_Stored data_
=== Section Start ===

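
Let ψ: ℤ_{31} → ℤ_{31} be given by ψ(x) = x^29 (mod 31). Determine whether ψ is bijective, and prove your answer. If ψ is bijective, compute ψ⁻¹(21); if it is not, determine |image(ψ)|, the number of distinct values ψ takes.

Since 31 is prime, the nonzero elements of ℤ_{31} form a cyclic group of order 30.
As gcd(29, 30) = 1, raising to the 29th power is a bijection on this group: if s^29 ≡ t^29 then (st^{−1})^29 = 1, and the only element of order dividing gcd(29, 30) = 1 is 1, so s = t.
With ψ(0) = 0 this makes ψ injective on all of ℤ_{31}, hence bijective (finite equal-size domain and codomain). In particular ψ is bijective.
Since ψ is bijective, we find the preimage of 21. The inverse of x ↦ x^29 on (ℤ_{31})^× is x ↦ x^29, because 29·29 = 841 = 28·30 + 1 ≡ 1 (mod 30) and x^{30} = 1 for x ≠ 0 (Fermat). So ψ⁻¹(21) = 21^29 mod 31.
Repeated squaring mod 31: 21^1 ≡ 21, 21^2 ≡ 21² = 441 ≡ 7, 21^4 ≡ 7² = 49 ≡ 18, 21^8 ≡ 18² = 324 ≡ 14, 21^16 ≡ 14² = 196 ≡ 10. Since 29 = 16 + 8 + 4 + 1, 21^29 ≡ 10·14·18·21: 10·14 = 140 ≡ 16, then 16·18 = 288 ≡ 9, then 9·21 = 189 ≡ 3. So 21^29 ≡ 3 (mod 31).
Hence ψ⁻¹(21) = 3.

3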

=== Section End ===

_ACTIVITY_
Reproduce each record exactly, leaving nothing out.

_ANSWER FOR THIS EXERCISE_
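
Let ψ: ℤ_{31} → ℤ_{31} be given by ψ(x) = x^29 (mod 31). Determine whether ψ is bijective, and prove your answer. If ψ is bijective, compute ψ⁻¹(21); if it is not, determine |image(ψ)|, the number of distinct values ψ takes.

Since 31 is prime, the nonzero elements of ℤ_{31} form a cyclic group of order 30.
As gcd(29, 30) = 1, raising to the 29th power is a bijection on this group: if s^29 ≡ t^29 then (st^{−1})^29 = 1, and the only element of order dividing gcd(29, 30) = 1 is 1, so s = t.
With ψ(0) = 0 this makes ψ injective on all of ℤ_{31}, hence bijective (finite equal-size domain and codomain). In particular ψ is bijective.
Since ψ is bijective, we find the preimage of 21. The inverse of x ↦ x^29 on (ℤ_{31})^× is x ↦ x^29, because 29·29 = 841 = 28·30 + 1 ≡ 1 (mod 30) and x^{30} = 1 for x ≠ 0 (Fermat). So ψ⁻¹(21) = 21^29 mod 31.
Repeated squaring mod 31: 21^1 ≡ 21, 21^2 ≡ 21² = 441 ≡ 7, 21^4 ≡ 7² = 49 ≡ 18, 21^8 ≡ 18² = 324 ≡ 14, 21^16 ≡ 14² = 196 ≡ 10. Since 29 = 16 + 8 + 4 + 1, 21^29 ≡ 10·14·18·21: 10·14 = 140 ≡ 16, then 16·18 = 288 ≡ 9, then 9·21 = 189 ≡ 3. So 21^29 ≡ 3 (mod 31).
Hence ψ⁻¹(21) = 3.

3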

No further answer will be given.